If a line in the records contains the string "index", show that line.
________________________
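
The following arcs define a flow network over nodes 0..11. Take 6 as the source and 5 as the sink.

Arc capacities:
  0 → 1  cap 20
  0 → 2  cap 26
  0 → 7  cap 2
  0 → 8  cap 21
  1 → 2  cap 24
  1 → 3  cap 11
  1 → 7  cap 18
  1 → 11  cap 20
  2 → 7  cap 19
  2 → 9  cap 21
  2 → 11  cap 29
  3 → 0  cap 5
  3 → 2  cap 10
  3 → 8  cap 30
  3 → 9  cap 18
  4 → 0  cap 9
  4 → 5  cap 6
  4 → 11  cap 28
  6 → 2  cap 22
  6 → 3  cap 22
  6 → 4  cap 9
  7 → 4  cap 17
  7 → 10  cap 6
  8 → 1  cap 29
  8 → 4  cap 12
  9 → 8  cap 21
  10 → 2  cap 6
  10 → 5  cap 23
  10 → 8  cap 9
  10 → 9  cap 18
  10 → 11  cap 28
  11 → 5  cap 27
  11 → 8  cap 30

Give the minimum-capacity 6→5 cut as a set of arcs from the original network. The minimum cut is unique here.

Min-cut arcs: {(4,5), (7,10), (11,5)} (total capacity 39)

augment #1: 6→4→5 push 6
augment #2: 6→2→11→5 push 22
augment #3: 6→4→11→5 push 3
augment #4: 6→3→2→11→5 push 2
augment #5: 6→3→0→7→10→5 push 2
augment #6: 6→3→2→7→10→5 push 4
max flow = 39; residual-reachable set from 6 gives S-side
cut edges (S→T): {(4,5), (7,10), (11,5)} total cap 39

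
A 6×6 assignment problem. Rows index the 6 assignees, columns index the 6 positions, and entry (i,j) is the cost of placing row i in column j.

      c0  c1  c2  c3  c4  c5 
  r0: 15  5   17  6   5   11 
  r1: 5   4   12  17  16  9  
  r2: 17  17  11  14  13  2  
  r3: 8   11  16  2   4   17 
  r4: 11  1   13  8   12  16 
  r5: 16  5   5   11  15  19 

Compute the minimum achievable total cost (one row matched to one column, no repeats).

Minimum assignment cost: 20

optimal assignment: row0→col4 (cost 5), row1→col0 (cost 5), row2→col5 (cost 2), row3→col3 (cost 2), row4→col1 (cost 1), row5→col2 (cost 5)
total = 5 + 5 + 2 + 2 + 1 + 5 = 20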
________________________
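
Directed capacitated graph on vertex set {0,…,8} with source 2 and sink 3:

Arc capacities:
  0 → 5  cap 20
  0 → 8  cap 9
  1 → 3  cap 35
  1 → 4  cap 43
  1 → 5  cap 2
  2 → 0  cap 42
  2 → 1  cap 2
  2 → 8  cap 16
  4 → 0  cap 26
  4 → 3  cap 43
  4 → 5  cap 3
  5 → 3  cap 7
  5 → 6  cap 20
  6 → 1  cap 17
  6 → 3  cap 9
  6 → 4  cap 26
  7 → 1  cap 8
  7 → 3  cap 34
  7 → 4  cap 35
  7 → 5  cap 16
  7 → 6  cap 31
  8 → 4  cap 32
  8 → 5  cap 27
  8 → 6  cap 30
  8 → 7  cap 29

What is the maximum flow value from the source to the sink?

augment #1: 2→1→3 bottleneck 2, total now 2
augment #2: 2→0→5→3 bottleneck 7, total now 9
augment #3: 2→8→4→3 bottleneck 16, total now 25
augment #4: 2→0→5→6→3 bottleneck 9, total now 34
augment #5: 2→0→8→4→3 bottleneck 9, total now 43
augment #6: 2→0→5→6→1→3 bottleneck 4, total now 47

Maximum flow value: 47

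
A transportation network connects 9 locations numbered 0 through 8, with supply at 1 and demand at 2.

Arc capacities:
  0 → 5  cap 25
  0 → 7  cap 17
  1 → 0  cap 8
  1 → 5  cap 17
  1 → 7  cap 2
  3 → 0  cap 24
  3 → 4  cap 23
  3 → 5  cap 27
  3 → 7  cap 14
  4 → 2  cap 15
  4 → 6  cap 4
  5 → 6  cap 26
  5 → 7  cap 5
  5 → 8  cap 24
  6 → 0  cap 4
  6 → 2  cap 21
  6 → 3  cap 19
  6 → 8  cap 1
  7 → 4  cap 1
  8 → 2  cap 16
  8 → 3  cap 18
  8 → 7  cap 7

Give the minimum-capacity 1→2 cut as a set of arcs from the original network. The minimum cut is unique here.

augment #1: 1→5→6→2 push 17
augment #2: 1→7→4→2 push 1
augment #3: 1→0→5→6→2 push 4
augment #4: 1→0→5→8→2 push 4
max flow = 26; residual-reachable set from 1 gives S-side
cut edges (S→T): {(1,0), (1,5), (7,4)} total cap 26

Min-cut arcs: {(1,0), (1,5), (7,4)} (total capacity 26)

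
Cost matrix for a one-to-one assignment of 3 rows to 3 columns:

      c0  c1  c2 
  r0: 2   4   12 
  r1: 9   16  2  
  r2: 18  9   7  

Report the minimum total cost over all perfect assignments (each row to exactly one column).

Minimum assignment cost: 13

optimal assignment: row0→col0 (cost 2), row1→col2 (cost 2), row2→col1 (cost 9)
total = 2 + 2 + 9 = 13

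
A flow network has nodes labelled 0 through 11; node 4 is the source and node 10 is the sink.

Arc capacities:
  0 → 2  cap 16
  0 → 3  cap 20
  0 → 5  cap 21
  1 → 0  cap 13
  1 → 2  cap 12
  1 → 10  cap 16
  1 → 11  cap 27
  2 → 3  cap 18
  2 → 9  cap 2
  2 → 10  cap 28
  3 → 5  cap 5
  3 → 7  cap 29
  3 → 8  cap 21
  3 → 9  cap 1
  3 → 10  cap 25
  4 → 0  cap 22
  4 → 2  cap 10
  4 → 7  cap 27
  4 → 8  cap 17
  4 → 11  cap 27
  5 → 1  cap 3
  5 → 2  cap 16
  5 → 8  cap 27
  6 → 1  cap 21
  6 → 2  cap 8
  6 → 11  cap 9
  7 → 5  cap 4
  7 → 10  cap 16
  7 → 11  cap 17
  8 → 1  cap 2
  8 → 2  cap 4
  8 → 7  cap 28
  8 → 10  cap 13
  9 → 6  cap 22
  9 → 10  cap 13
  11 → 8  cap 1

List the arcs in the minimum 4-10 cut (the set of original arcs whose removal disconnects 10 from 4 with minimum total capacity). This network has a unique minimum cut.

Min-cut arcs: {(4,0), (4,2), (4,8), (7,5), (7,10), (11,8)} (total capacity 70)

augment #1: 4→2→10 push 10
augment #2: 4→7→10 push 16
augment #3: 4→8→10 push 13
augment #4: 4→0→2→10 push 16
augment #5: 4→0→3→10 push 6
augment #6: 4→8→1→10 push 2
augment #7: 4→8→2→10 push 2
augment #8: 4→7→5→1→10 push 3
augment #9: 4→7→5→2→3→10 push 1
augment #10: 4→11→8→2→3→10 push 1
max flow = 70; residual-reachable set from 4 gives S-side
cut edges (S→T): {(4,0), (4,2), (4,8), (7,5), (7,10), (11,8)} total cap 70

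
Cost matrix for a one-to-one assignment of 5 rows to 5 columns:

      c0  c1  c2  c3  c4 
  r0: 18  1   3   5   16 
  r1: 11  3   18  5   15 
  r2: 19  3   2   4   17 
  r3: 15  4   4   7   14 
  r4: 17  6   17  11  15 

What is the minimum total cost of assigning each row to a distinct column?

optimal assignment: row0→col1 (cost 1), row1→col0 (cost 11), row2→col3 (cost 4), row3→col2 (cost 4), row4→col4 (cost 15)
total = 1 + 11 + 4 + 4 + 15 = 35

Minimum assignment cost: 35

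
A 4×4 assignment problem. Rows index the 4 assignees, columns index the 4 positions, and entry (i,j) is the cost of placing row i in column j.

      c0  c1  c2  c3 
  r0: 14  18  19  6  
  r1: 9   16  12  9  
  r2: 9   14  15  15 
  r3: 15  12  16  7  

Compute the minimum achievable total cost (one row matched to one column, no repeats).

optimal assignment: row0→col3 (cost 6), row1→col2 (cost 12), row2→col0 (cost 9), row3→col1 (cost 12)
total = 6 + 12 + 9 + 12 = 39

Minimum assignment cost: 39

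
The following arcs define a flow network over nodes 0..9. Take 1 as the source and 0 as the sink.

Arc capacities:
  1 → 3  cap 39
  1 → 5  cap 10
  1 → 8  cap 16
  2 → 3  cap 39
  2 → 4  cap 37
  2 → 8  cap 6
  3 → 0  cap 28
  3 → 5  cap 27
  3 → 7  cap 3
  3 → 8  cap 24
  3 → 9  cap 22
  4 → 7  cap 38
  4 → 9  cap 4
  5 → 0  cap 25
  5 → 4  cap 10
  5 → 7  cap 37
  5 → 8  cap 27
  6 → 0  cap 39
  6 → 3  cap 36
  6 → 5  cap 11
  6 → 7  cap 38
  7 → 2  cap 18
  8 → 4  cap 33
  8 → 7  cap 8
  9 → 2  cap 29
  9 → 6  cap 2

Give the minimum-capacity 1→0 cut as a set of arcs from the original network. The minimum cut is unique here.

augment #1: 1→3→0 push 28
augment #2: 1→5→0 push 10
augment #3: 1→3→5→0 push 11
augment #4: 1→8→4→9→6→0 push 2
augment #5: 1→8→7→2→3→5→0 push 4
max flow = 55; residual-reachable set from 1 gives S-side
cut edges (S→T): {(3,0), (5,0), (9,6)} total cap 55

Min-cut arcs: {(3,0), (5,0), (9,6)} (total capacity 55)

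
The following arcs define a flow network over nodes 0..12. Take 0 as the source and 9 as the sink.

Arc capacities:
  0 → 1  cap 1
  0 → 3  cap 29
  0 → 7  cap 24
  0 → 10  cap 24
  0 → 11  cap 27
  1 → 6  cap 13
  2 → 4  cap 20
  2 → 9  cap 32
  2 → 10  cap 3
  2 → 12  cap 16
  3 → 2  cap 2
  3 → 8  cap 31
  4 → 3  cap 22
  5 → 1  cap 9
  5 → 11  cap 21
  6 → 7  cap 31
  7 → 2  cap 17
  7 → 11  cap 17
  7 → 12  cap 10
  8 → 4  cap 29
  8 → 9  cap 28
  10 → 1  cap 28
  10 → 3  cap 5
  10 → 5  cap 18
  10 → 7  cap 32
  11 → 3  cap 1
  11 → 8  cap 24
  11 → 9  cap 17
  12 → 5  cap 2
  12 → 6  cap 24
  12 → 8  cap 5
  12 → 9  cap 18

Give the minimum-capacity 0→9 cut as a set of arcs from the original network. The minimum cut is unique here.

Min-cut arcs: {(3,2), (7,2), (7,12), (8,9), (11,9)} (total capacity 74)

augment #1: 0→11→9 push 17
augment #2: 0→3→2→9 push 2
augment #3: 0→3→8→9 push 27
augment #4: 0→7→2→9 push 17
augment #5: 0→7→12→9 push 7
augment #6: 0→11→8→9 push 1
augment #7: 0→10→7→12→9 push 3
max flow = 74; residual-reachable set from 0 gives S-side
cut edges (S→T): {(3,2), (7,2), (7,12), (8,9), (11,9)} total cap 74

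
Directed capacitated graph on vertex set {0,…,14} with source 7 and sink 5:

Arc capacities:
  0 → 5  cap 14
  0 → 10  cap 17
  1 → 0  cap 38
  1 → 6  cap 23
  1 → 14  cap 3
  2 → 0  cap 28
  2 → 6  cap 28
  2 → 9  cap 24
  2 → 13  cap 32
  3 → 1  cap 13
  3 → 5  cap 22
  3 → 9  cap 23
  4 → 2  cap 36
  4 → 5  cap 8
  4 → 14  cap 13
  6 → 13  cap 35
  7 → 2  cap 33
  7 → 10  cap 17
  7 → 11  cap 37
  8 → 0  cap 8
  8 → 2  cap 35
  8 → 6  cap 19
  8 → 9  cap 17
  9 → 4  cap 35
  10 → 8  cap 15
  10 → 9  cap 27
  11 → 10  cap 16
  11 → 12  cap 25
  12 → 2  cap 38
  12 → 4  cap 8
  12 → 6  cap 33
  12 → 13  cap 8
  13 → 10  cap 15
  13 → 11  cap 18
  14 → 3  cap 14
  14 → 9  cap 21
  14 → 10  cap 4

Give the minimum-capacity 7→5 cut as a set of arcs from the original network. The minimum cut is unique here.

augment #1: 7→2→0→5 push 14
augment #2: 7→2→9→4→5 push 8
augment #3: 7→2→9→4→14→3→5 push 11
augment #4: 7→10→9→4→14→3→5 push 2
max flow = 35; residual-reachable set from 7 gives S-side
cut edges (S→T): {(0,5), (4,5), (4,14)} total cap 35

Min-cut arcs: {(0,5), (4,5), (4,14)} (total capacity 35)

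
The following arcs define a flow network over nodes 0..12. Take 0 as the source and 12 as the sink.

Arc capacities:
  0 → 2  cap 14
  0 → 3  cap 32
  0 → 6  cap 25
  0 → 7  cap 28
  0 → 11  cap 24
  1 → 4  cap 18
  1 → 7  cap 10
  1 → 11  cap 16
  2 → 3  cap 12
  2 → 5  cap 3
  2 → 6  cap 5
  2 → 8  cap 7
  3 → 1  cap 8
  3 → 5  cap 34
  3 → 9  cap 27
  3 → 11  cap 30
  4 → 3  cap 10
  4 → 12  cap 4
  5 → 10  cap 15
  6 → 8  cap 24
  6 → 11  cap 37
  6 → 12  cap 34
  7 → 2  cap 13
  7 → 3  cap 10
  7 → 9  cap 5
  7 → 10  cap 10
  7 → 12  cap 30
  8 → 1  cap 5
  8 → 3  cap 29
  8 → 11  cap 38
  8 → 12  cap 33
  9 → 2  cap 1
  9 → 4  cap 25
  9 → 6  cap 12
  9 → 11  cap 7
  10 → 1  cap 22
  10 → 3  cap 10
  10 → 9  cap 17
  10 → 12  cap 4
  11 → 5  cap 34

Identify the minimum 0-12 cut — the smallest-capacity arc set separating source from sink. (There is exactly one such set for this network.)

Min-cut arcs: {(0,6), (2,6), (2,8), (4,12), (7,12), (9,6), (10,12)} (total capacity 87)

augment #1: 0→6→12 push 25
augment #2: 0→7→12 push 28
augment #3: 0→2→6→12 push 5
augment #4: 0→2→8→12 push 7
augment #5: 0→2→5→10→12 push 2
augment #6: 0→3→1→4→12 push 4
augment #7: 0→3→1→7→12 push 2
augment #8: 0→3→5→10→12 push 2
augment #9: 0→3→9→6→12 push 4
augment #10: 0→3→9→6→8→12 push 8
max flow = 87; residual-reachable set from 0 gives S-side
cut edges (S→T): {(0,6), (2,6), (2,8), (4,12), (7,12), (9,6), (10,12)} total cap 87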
________________________
**WRITTEN ANSWER:**
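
A 6×6 assignment problem. Rows index the 6 assignees, columns index the 6 positions, and entry (i,j) is the cost of placing row i in column j.
A 4×4 assignment problem. Rows index the 4 assignees, columns index the 4 positions, and entry (i,j) is the cost of placing row i in column j.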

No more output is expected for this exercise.